• _Exercise data_:
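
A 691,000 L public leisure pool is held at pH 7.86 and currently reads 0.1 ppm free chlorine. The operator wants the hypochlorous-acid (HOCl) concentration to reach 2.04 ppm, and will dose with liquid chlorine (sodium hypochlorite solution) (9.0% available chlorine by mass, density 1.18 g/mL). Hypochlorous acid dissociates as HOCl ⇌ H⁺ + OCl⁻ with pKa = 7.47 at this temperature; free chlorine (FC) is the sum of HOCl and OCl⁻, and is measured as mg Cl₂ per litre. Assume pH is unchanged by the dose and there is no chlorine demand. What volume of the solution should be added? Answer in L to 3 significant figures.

[OCl⁻]/[HOCl] = 10^(pH − pKa) = 10^(7.86 − 7.47) = 2.455; fraction as HOCl = 1/(1 + 2.455) = 0.2895.
Free chlorine required for 2.04 ppm HOCl: 2.04 / 0.2895 = 7.048 ppm.
FC to add: 7.048 − 0.1 = 6.948 mg/L as Cl₂.
Cl₂ equivalent: 6.948 mg/L × 691,000 L = 4801 g.
Product at 9.0% available Cl: 4801 / 0.09 = 53,340 g.
Volume: 53,340 g ÷ 1.18 g/mL = 45,210 mL.

45.2 L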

• _Exercise details_: Without omission, return all of the records exactly as given.

• _Your response_:
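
A 691,000 L public leisure pool is held at pH 7.86 and currently reads 0.1 ppm free chlorine. The operator wants the hypochlorous-acid (HOCl) concentration to reach 2.04 ppm, and will dose with liquid chlorine (sodium hypochlorite solution) (9.0% available chlorine by mass, density 1.18 g/mL). Hypochlorous acid dissociates as HOCl ⇌ H⁺ + OCl⁻ with pKa = 7.47 at this temperature; free chlorine (FC) is the sum of HOCl and OCl⁻, and is measured as mg Cl₂ per litre. Assume pH is unchanged by the dose and there is no chlorine demand. What volume of the solution should be added? Answer in L to 3 significant figures.

[OCl⁻]/[HOCl] = 10^(pH − pKa) = 10^(7.86 − 7.47) = 2.455; fraction as HOCl = 1/(1 + 2.455) = 0.2895.
Free chlorine required for 2.04 ppm HOCl: 2.04 / 0.2895 = 7.048 ppm.
FC to add: 7.048 − 0.1 = 6.948 mg/L as Cl₂.
Cl₂ equivalent: 6.948 mg/L × 691,000 L = 4801 g.
Product at 9.0% available Cl: 4801 / 0.09 = 53,340 g.
Volume: 53,340 g ÷ 1.18 g/mL = 45,210 mL.

45.2 L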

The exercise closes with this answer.